▼

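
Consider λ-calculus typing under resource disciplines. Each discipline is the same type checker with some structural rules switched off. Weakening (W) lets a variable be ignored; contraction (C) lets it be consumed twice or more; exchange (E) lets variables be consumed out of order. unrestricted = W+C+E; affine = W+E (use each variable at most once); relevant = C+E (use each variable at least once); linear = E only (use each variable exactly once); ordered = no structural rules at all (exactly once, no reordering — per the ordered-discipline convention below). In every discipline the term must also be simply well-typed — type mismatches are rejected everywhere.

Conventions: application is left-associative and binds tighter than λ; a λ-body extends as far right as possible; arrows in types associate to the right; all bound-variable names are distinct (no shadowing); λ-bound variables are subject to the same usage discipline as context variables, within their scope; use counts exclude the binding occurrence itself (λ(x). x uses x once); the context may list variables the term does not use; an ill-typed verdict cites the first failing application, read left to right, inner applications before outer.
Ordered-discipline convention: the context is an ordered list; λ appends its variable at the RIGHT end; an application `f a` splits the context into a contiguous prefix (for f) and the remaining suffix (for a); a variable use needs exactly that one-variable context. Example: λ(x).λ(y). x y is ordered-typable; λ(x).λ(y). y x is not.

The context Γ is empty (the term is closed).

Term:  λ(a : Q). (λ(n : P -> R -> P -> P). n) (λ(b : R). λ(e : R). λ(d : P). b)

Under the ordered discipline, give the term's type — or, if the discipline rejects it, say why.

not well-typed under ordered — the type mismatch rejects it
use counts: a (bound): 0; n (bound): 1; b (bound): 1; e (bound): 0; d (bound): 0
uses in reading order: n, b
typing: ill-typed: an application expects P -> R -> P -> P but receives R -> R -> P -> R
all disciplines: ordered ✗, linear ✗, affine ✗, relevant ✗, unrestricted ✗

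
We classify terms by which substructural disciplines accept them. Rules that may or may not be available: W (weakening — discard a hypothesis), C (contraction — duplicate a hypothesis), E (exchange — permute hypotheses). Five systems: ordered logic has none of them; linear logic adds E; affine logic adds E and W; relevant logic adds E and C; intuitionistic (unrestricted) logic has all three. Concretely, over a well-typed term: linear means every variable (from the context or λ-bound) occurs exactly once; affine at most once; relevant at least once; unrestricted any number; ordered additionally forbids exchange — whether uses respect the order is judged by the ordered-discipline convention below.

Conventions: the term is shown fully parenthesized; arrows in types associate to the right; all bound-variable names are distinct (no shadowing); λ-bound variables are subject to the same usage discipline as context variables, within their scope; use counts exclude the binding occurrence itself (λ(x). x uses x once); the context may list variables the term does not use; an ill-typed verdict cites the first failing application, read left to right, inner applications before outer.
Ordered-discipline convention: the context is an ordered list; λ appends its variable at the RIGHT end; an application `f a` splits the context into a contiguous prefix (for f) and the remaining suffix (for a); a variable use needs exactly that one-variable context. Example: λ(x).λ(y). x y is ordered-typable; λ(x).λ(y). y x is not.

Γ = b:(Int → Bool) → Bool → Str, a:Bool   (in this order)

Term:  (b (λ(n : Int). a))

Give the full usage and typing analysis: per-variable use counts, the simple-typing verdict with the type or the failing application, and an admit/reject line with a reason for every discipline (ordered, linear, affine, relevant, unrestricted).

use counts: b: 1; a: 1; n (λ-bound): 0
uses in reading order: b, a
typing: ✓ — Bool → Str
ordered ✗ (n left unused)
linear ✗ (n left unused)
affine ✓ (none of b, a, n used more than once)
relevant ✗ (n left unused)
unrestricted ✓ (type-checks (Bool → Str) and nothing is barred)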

▲

- **Exercise prompt**
Produce the whole listing once more, exactly.

- **Written response**
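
Consider λ-calculus typing under resource disciplines. Each discipline is the same type checker with some structural rules switched off. Weakening (W) lets a variable be ignored; contraction (C) lets it be consumed twice or more; exchange (E) lets variables be consumed out of order. unrestricted = W+C+E; affine = W+E (use each variable at most once); relevant = C+E (use each variable at least once); linear = E only (use each variable exactly once); ordered = no structural rules at all (exactly once, no reordering — per the ordered-discipline convention below). In every discipline the term must also be simply well-typed — type mismatches are rejected everywhere.

Conventions: application is left-associative and binds tighter than λ; a λ-body extends as far right as possible; arrows in types associate to the right; all bound-variable names are distinct (no shadowing); λ-bound variables are subject to the same usage discipline as context variables, within their scope; use counts exclude the binding occurrence itself (λ(x). x uses x once); the context may list variables the term does not use; an ill-typed verdict cites the first failing application, read left to right, inner applications before outer.
Ordered-discipline convention: the context is an ordered list; λ appends its variable at the RIGHT end; an application `f a` splits the context into a contiguous prefix (for f) and the remaining suffix (for a); a variable use needs exactly that one-variable context. Example: λ(x).λ(y). x y is ordered-typable; λ(x).λ(y). y x is not.

The context Γ is empty (the term is closed).

Term:  λ(a : Q). (λ(n : P -> R -> P -> P). n) (λ(b : R). λ(e : R). λ(d : P). b)

Under the ordered discipline, give the term's type — or, if the discipline rejects it, say why.

not well-typed under ordered — the type mismatch rejects it
use counts: a (bound): 0; n (bound): 1; b (bound): 1; e (bound): 0; d (bound): 0
uses in reading order: n, b
typing: ill-typed: an application expects P -> R -> P -> P but receives R -> R -> P -> R
all disciplines: ordered ✗, linear ✗, affine ✗, relevant ✗, unrestricted ✗

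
We classify terms by which substructural disciplines accept them. Rules that may or may not be available: W (weakening — discard a hypothesis), C (contraction — duplicate a hypothesis), E (exchange — permute hypotheses). Five systems: ordered logic has none of them; linear logic adds E; affine logic adds E and W; relevant logic adds E and C; intuitionistic (unrestricted) logic has all three. Concretely, over a well-typed term: linear means every variable (from the context or λ-bound) occurs exactly once; affine at most once; relevant at least once; unrestricted any number; ordered additionally forbids exchange — whether uses respect the order is judged by the ordered-discipline convention below.

Conventions: the term is shown fully parenthesized; arrows in types associate to the right; all bound-variable names are distinct (no shadowing); λ-bound variables are subject to the same usage discipline as context variables, within their scope; use counts exclude the binding occurrence itself (λ(x). x uses x once); the context may list variables the term does not use; an ill-typed verdict cites the first failing application, read left to right, inner applications before outer.
Ordered-discipline convention: the context is an ordered list; λ appends its variable at the RIGHT end; an application `f a` splits the context into a contiguous prefix (for f) and the remaining suffix (for a); a variable use needs exactly that one-variable context. Example: λ(x).λ(y). x y is ordered-typable; λ(x).λ(y). y x is not.

Γ = b:(Int → Bool) → Bool → Str, a:Bool   (in this order)

Term:  (b (λ(n : Int). a))

Give the full usage and typing analysis: per-variable use counts, the simple-typing verdict with the type or the failing application, and an admit/reject line with a reason for every discipline (ordered, linear, affine, relevant, unrestricted).

use counts: b: 1; a: 1; n (λ-bound): 0
uses in reading order: b, a
typing: ✓ — Bool → Str
ordered ✗ (n left unused)
linear ✗ (n left unused)
affine ✓ (none of b, a, n used more than once)
relevant ✗ (n left unused)
unrestricted ✓ (type-checks (Bool → Str) and nothing is barred)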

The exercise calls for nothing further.